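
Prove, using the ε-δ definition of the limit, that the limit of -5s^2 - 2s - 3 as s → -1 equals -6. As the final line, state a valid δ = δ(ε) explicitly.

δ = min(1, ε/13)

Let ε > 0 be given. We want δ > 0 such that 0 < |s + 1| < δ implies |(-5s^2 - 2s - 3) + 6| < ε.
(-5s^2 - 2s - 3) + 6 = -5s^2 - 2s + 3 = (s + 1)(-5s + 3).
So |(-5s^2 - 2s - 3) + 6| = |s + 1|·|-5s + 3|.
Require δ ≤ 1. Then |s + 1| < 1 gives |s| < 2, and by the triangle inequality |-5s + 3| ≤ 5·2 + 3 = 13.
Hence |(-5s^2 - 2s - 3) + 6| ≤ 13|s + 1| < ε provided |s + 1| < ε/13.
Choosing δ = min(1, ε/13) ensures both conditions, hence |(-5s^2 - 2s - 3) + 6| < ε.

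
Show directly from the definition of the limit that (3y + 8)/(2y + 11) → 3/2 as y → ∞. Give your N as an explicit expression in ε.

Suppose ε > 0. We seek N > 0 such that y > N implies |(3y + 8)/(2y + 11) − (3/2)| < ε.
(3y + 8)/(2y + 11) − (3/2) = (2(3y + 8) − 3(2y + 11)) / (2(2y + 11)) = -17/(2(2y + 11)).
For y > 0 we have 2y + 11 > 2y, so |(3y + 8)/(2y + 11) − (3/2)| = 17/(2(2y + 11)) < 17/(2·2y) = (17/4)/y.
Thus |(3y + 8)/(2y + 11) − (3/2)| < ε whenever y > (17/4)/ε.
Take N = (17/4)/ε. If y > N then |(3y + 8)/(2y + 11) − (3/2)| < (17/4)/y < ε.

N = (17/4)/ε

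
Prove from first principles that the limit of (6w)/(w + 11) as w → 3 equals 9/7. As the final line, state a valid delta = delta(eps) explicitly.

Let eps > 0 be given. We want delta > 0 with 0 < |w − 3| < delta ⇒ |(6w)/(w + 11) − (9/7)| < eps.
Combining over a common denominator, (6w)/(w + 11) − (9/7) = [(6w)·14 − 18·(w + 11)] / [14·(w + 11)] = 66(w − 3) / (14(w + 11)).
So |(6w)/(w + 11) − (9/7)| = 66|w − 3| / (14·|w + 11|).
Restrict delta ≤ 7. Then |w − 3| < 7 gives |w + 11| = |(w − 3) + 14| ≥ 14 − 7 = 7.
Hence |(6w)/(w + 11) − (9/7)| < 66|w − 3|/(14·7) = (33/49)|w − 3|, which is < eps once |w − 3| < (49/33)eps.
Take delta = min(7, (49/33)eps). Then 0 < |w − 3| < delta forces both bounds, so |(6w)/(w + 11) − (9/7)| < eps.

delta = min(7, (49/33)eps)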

------------

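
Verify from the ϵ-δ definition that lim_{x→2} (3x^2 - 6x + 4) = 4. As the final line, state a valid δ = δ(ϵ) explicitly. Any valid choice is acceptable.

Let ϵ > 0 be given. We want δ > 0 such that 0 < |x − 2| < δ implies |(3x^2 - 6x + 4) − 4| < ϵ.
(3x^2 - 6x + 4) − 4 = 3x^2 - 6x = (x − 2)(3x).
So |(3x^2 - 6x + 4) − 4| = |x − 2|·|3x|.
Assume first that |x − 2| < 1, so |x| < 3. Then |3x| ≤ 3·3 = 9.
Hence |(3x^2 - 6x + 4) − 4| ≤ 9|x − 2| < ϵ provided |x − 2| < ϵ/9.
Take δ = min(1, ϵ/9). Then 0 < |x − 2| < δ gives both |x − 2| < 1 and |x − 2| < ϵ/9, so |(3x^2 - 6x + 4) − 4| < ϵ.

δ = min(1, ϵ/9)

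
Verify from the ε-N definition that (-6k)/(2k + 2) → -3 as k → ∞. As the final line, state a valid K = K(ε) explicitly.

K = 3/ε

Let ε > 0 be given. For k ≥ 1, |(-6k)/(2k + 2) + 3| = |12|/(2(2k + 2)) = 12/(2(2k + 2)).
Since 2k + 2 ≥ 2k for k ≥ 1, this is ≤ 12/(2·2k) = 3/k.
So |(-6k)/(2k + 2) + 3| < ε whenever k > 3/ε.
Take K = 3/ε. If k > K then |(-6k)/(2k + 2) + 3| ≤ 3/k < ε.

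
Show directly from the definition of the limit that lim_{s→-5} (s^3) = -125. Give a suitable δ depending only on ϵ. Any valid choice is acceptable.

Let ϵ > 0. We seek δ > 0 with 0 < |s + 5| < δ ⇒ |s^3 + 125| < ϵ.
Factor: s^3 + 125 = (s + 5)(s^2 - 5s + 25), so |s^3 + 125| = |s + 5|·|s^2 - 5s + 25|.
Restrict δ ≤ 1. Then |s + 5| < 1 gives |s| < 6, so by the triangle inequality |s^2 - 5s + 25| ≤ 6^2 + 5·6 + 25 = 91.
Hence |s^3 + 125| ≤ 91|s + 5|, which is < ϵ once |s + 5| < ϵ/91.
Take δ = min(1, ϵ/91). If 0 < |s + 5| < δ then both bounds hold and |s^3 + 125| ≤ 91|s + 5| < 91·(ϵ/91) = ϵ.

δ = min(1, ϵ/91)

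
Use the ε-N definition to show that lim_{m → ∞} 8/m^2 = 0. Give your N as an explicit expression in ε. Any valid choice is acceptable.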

------------

Directions for this task
Using the data above, print exactly the lines from the line that contains "ϵ. Any valid choice is acceptable." through the line that contains "Use the ε-N", with both included.

Output of the task
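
Show directly from the definition of the limit that lim_{s→-5} (s^3) = -125. Give a suitable δ depending only on ϵ. Any valid choice is acceptable.

Let ϵ > 0. We seek δ > 0 with 0 < |s + 5| < δ ⇒ |s^3 + 125| < ϵ.
Factor: s^3 + 125 = (s + 5)(s^2 - 5s + 25), so |s^3 + 125| = |s + 5|·|s^2 - 5s + 25|.
Restrict δ ≤ 1. Then |s + 5| < 1 gives |s| < 6, so by the triangle inequality |s^2 - 5s + 25| ≤ 6^2 + 5·6 + 25 = 91.
Hence |s^3 + 125| ≤ 91|s + 5|, which is < ϵ once |s + 5| < ϵ/91.
Take δ = min(1, ϵ/91). If 0 < |s + 5| < δ then both bounds hold and |s^3 + 125| ≤ 91|s + 5| < 91·(ϵ/91) = ϵ.

δ = min(1, ϵ/91)

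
Use the ε-N definition to show that lim_{m → ∞} 8/m^2 = 0. Give your N as an explicit expression in ε. Any valid choice is acceptable.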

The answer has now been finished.